*WORK REQUIRED*
From the line containing "The feature branch is merged on" to the end of the listing, write out every line exactly; leave out everything else.

····················

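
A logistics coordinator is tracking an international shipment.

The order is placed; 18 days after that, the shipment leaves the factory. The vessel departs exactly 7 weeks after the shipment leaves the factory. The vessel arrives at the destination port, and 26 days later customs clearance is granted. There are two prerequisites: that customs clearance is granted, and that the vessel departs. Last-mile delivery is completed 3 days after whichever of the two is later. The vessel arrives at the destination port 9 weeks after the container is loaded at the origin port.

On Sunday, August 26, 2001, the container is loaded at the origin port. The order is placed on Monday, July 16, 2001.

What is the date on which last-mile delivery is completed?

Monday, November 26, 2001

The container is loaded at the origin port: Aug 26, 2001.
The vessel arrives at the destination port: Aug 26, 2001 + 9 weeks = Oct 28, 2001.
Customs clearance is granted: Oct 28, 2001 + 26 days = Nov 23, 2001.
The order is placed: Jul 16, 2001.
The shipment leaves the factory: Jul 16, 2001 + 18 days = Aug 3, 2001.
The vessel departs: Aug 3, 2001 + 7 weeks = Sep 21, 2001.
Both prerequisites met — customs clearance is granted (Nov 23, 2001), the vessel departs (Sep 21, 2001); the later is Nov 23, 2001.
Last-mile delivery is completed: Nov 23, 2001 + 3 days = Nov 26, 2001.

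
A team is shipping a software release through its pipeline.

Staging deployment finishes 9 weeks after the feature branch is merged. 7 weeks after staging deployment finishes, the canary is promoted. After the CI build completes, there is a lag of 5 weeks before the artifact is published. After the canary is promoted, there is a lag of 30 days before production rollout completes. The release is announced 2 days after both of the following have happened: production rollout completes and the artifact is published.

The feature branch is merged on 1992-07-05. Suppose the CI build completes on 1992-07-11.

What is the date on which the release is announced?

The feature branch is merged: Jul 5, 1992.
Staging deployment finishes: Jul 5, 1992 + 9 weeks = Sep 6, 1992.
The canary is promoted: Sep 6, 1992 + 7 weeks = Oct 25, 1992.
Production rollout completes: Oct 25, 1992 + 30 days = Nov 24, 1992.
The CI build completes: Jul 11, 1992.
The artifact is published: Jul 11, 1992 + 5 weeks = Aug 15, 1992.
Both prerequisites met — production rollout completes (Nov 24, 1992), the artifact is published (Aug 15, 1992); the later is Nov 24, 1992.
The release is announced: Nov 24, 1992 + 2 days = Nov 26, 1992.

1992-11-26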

····················

*TASK RESPONSE*
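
The feature branch is merged on 1992-07-05. Suppose the CI build completes on 1992-07-11.

What is the date on which the release is announced?

The feature branch is merged: Jul 5, 1992.
Staging deployment finishes: Jul 5, 1992 + 9 weeks = Sep 6, 1992.
The canary is promoted: Sep 6, 1992 + 7 weeks = Oct 25, 1992.
Production rollout completes: Oct 25, 1992 + 30 days = Nov 24, 1992.
The CI build completes: Jul 11, 1992.
The artifact is published: Jul 11, 1992 + 5 weeks = Aug 15, 1992.
Both prerequisites met — production rollout completes (Nov 24, 1992), the artifact is published (Aug 15, 1992); the later is Nov 24, 1992.
The release is announced: Nov 24, 1992 + 2 days = Nov 26, 1992.

1992-11-26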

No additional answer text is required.